▸ **Action item**
Range to output from the entries below: the line containing "- DST ends: second" through the line containing "- DST ends: last". Set it down exactly, ends included, nothing else.

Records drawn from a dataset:
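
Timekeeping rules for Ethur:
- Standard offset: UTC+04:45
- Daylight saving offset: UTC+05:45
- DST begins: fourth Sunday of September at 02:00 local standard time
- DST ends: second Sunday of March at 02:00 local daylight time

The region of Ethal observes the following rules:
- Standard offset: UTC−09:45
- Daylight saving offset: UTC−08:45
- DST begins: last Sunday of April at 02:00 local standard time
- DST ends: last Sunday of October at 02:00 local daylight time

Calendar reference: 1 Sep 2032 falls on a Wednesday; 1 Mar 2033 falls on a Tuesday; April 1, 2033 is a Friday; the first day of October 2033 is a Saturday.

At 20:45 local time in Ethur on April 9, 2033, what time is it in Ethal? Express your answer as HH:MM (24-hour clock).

06:15

1 September 2032 is a Wednesday, so the first Sunday is September 5 and the fourth is September 26.
1 March 2033 is a Tuesday, so the first Sunday is March 6 and the second is March 13.
Daylight saving runs 26 September 2032 – 13 March 2033; April 9, 2033 is outside that window, so Ethur is on standard time at UTC+04:45.
20:45 Ethur − 4h45m = 16:00 UTC.
1 April 2033 is a Friday, so Sundays fall on 3, 10, 17, 24; the last is April 24.
1 October 2033 is a Saturday, so Sundays fall on 2, 9, 16, 23, 30; the last is October 30.
At the standard offset (UTC−09:45), 16:00 UTC − 9h45m = 06:15 Ethal standard time.
Daylight saving runs 24 April – 30 October; the standard-time date in Ethal, April 9, 2033, is outside that window, so Ethal is on standard time at UTC−09:45.
16:00 UTC − 9h45m = 06:15 Ethal.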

▸ **Result for this exercise**
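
- DST ends: second Sunday of March at 02:00 local daylight time

The region of Ethal observes the following rules:
- Standard offset: UTC−09:45
- Daylight saving offset: UTC−08:45
- DST begins: last Sunday of April at 02:00 local standard time
- DST ends: last Sunday of October at 02:00 local daylight time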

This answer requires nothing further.